══ Data for processing ══

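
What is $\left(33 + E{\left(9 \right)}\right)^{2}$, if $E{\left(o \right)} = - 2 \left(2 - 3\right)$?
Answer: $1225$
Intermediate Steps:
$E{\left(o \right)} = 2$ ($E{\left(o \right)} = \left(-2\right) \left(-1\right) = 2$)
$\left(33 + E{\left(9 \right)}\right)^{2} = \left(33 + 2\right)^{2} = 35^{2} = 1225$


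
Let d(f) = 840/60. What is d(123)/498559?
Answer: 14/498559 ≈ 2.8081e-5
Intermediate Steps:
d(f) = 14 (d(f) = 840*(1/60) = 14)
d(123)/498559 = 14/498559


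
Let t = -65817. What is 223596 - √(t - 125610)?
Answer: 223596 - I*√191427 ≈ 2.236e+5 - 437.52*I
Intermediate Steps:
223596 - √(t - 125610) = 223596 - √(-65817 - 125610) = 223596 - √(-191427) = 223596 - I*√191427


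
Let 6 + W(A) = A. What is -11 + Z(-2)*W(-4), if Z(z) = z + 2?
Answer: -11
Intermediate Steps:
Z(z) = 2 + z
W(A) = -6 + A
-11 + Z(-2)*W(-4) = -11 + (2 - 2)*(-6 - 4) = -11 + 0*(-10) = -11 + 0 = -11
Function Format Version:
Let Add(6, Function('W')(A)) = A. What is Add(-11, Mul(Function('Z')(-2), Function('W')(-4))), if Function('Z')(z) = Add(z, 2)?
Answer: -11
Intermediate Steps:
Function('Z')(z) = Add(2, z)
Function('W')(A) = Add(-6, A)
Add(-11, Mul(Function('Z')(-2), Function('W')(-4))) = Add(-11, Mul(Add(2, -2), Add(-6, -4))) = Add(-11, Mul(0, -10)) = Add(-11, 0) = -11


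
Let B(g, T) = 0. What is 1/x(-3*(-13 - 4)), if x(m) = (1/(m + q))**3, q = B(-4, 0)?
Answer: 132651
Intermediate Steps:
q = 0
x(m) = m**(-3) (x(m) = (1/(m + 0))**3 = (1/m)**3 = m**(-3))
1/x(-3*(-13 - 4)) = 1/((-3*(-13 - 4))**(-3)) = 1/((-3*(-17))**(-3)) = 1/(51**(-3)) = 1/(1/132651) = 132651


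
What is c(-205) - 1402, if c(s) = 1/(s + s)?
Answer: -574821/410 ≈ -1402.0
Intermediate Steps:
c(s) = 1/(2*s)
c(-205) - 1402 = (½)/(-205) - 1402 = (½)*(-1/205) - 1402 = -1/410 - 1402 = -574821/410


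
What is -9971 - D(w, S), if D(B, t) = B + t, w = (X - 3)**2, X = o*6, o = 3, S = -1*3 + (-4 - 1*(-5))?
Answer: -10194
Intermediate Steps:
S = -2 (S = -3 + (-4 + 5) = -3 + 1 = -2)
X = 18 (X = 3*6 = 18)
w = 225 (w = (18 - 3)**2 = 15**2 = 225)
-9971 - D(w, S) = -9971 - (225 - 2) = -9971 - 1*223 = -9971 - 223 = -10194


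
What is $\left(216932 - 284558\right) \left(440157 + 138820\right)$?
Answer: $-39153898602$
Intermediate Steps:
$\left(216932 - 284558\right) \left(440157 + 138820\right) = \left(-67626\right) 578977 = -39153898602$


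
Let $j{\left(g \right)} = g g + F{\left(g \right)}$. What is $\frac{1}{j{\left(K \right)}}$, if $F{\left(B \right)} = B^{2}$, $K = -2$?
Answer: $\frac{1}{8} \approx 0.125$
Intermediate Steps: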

═══

### Work order
Your answer must be the complete data, repeated word for word.

### Exercise answer
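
What is $\left(33 + E{\left(9 \right)}\right)^{2}$, if $E{\left(o \right)} = - 2 \left(2 - 3\right)$?
Answer: $1225$
Intermediate Steps:
$E{\left(o \right)} = 2$ ($E{\left(o \right)} = \left(-2\right) \left(-1\right) = 2$)
$\left(33 + E{\left(9 \right)}\right)^{2} = \left(33 + 2\right)^{2} = 35^{2} = 1225$


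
Let d(f) = 840/60. What is d(123)/498559?
Answer: 14/498559 ≈ 2.8081e-5
Intermediate Steps:
d(f) = 14 (d(f) = 840*(1/60) = 14)
d(123)/498559 = 14/498559


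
Let t = -65817. What is 223596 - √(t - 125610)?
Answer: 223596 - I*√191427 ≈ 2.236e+5 - 437.52*I
Intermediate Steps:
223596 - √(t - 125610) = 223596 - √(-65817 - 125610) = 223596 - √(-191427) = 223596 - I*√191427


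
Let 6 + W(A) = A. What is -11 + Z(-2)*W(-4), if Z(z) = z + 2?
Answer: -11
Intermediate Steps:
Z(z) = 2 + z
W(A) = -6 + A
-11 + Z(-2)*W(-4) = -11 + (2 - 2)*(-6 - 4) = -11 + 0*(-10) = -11 + 0 = -11
Function Format Version:
Let Add(6, Function('W')(A)) = A. What is Add(-11, Mul(Function('Z')(-2), Function('W')(-4))), if Function('Z')(z) = Add(z, 2)?
Answer: -11
Intermediate Steps:
Function('Z')(z) = Add(2, z)
Function('W')(A) = Add(-6, A)
Add(-11, Mul(Function('Z')(-2), Function('W')(-4))) = Add(-11, Mul(Add(2, -2), Add(-6, -4))) = Add(-11, Mul(0, -10)) = Add(-11, 0) = -11


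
Let B(g, T) = 0. What is 1/x(-3*(-13 - 4)), if x(m) = (1/(m + q))**3, q = B(-4, 0)?
Answer: 132651
Intermediate Steps:
q = 0
x(m) = m**(-3) (x(m) = (1/(m + 0))**3 = (1/m)**3 = m**(-3))
1/x(-3*(-13 - 4)) = 1/((-3*(-13 - 4))**(-3)) = 1/((-3*(-17))**(-3)) = 1/(51**(-3)) = 1/(1/132651) = 132651


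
What is c(-205) - 1402, if c(s) = 1/(s + s)?
Answer: -574821/410 ≈ -1402.0
Intermediate Steps:
c(s) = 1/(2*s)
c(-205) - 1402 = (½)/(-205) - 1402 = (½)*(-1/205) - 1402 = -1/410 - 1402 = -574821/410


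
What is -9971 - D(w, S), if D(B, t) = B + t, w = (X - 3)**2, X = o*6, o = 3, S = -1*3 + (-4 - 1*(-5))?
Answer: -10194
Intermediate Steps:
S = -2 (S = -3 + (-4 + 5) = -3 + 1 = -2)
X = 18 (X = 3*6 = 18)
w = 225 (w = (18 - 3)**2 = 15**2 = 225)
-9971 - D(w, S) = -9971 - (225 - 2) = -9971 - 1*223 = -9971 - 223 = -10194


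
What is $\left(216932 - 284558\right) \left(440157 + 138820\right)$?
Answer: $-39153898602$
Intermediate Steps:
$\left(216932 - 284558\right) \left(440157 + 138820\right) = \left(-67626\right) 578977 = -39153898602$


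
Let $j{\left(g \right)} = g g + F{\left(g \right)}$. What is $\frac{1}{j{\left(K \right)}}$, if $F{\left(B \right)} = B^{2}$, $K = -2$?
Answer: $\frac{1}{8} \approx 0.125$
Intermediate Steps: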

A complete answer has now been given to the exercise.